▸ Material provided:
* * * * *
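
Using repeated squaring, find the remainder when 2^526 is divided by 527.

2^1 ≡ 2 (mod 527)
2^2 ≡ 2^2 = 4 ≡ 4 (mod 527)
2^4 ≡ 4^2 = 16 ≡ 16 (mod 527)
2^8 ≡ 16^2 = 256 ≡ 256 (mod 527)
2^16 ≡ 256^2 = 65536 ≡ 188 (mod 527)
2^32 ≡ 188^2 = 35344 ≡ 35 (mod 527)
2^64 ≡ 35^2 = 1225 ≡ 171 (mod 527)
2^128 ≡ 171^2 = 29241 ≡ 256 (mod 527)
2^256 ≡ 256^2 = 65536 ≡ 188 (mod 527)
2^512 ≡ 188^2 = 35344 ≡ 35 (mod 527)
526 = 512 + 8 + 4 + 2 in binary powers of 2.
So 2^526 ≡ 35 · 256 · 16 · 4 ≡ 64 (mod 527).
Since 64 ≠ 1, base 2 is a Fermat witness: 527 is composite.

64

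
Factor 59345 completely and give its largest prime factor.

83

59345 = 5 · 11869
11869 = 11 · 1079
1079 = 13 · 83
83 is prime.
So 59345 = 5 · 11 · 13 · 83; the largest prime factor is 83.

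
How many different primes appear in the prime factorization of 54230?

54230 = 2 · 27115
27115 = 5 · 5423
5423 = 11 · 493
493 = 17 · 29
54230 = 2 · 5 · 11 · 17 · 29, which has 5 distinct prime factors.

5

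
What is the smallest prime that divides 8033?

8033 is odd.
Digit sum 14, not divisible by 3.
Ends in 3: not divisible by 5.
7: 8033 = 7·1147 + 4
11: 8033 = 11·730 + 3
13: 8033 = 13·617 + 12
17: 8033 = 17·472 + 9
19: 8033 = 19·422 + 15
23: 8033 = 23·349 + 6
29: 8033 = 29·277

29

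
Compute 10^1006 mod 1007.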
* * * * *
▸ What is required: Everything in the data must be repeated exactly; leave no line out.

▸ Answer:
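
Using repeated squaring, find the remainder when 2^526 is divided by 527.

2^1 ≡ 2 (mod 527)
2^2 ≡ 2^2 = 4 ≡ 4 (mod 527)
2^4 ≡ 4^2 = 16 ≡ 16 (mod 527)
2^8 ≡ 16^2 = 256 ≡ 256 (mod 527)
2^16 ≡ 256^2 = 65536 ≡ 188 (mod 527)
2^32 ≡ 188^2 = 35344 ≡ 35 (mod 527)
2^64 ≡ 35^2 = 1225 ≡ 171 (mod 527)
2^128 ≡ 171^2 = 29241 ≡ 256 (mod 527)
2^256 ≡ 256^2 = 65536 ≡ 188 (mod 527)
2^512 ≡ 188^2 = 35344 ≡ 35 (mod 527)
526 = 512 + 8 + 4 + 2 in binary powers of 2.
So 2^526 ≡ 35 · 256 · 16 · 4 ≡ 64 (mod 527).
Since 64 ≠ 1, base 2 is a Fermat witness: 527 is composite.

64

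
Factor 59345 completely and give its largest prime factor.

83

59345 = 5 · 11869
11869 = 11 · 1079
1079 = 13 · 83
83 is prime.
So 59345 = 5 · 11 · 13 · 83; the largest prime factor is 83.

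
How many different primes appear in the prime factorization of 54230?

54230 = 2 · 27115
27115 = 5 · 5423
5423 = 11 · 493
493 = 17 · 29
54230 = 2 · 5 · 11 · 17 · 29, which has 5 distinct prime factors.

5

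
What is the smallest prime that divides 8033?

8033 is odd.
Digit sum 14, not divisible by 3.
Ends in 3: not divisible by 5.
7: 8033 = 7·1147 + 4
11: 8033 = 11·730 + 3
13: 8033 = 13·617 + 12
17: 8033 = 17·472 + 9
19: 8033 = 19·422 + 15
23: 8033 = 23·349 + 6
29: 8033 = 29·277

29

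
Compute 10^1006 mod 1007.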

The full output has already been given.